[Opening Provided records section]

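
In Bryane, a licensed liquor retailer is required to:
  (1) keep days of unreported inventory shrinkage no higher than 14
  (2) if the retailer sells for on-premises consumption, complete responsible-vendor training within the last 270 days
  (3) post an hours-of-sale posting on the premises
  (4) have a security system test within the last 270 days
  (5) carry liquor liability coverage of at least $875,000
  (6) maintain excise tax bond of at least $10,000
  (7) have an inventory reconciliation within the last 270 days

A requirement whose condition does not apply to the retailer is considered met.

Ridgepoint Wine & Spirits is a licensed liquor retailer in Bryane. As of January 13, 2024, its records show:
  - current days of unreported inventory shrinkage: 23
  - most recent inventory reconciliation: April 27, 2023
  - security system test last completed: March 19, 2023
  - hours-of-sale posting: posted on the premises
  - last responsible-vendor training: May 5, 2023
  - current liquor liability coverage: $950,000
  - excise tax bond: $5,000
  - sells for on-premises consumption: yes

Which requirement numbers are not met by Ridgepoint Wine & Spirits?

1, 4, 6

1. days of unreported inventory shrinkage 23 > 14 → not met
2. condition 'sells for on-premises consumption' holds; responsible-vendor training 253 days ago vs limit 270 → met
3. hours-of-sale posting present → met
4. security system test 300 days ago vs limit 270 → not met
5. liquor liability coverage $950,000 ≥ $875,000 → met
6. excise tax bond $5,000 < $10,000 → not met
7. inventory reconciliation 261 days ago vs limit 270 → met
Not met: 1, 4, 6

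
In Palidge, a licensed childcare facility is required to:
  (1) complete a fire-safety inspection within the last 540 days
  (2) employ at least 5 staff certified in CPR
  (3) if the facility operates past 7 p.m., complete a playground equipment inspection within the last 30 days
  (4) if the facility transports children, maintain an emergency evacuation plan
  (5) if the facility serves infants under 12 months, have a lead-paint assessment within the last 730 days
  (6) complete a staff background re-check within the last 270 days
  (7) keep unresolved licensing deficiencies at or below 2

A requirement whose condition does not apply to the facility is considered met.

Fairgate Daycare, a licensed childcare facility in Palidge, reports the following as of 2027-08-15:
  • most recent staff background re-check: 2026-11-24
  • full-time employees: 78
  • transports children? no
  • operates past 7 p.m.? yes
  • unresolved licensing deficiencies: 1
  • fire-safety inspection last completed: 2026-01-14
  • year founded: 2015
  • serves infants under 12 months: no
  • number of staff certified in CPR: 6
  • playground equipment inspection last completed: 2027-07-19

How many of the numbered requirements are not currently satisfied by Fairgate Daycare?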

[Closing Provided records section]

How to complete this task: Copy the data above in full, exactly as it reads.

Response area:
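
In Bryane, a licensed liquor retailer is required to:
  (1) keep days of unreported inventory shrinkage no higher than 14
  (2) if the retailer sells for on-premises consumption, complete responsible-vendor training within the last 270 days
  (3) post an hours-of-sale posting on the premises
  (4) have a security system test within the last 270 days
  (5) carry liquor liability coverage of at least $875,000
  (6) maintain excise tax bond of at least $10,000
  (7) have an inventory reconciliation within the last 270 days

A requirement whose condition does not apply to the retailer is considered met.

Ridgepoint Wine & Spirits is a licensed liquor retailer in Bryane. As of January 13, 2024, its records show:
  - current days of unreported inventory shrinkage: 23
  - most recent inventory reconciliation: April 27, 2023
  - security system test last completed: March 19, 2023
  - hours-of-sale posting: posted on the premises
  - last responsible-vendor training: May 5, 2023
  - current liquor liability coverage: $950,000
  - excise tax bond: $5,000
  - sells for on-premises consumption: yes

Which requirement numbers are not met by Ridgepoint Wine & Spirits?

1, 4, 6

1. days of unreported inventory shrinkage 23 > 14 → not met
2. condition 'sells for on-premises consumption' holds; responsible-vendor training 253 days ago vs limit 270 → met
3. hours-of-sale posting present → met
4. security system test 300 days ago vs limit 270 → not met
5. liquor liability coverage $950,000 ≥ $875,000 → met
6. excise tax bond $5,000 < $10,000 → not met
7. inventory reconciliation 261 days ago vs limit 270 → met
Not met: 1, 4, 6

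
In Palidge, a licensed childcare facility is required to:
  (1) complete a fire-safety inspection within the last 540 days
  (2) employ at least 5 staff certified in CPR
  (3) if the facility operates past 7 p.m., complete a playground equipment inspection within the last 30 days
  (4) if the facility transports children, maintain an emergency evacuation plan
  (5) if the facility serves infants under 12 months, have a lead-paint assessment within the last 730 days
  (6) complete a staff background re-check within the last 270 days
  (7) keep unresolved licensing deficiencies at or below 2

A requirement whose condition does not apply to the facility is considered met.

Fairgate Daycare, a licensed childcare facility in Palidge, reports the following as of 2027-08-15:
  • most recent staff background re-check: 2026-11-24
  • full-time employees: 78
  • transports children? no
  • operates past 7 p.m.? yes
  • unresolved licensing deficiencies: 1
  • fire-safety inspection last completed: 2026-01-14
  • year founded: 2015
  • serves infants under 12 months: no
  • number of staff certified in CPR: 6
  • playground equipment inspection last completed: 2027-07-19

How many of the numbered requirements are not currently satisfied by Fairgate Daycare?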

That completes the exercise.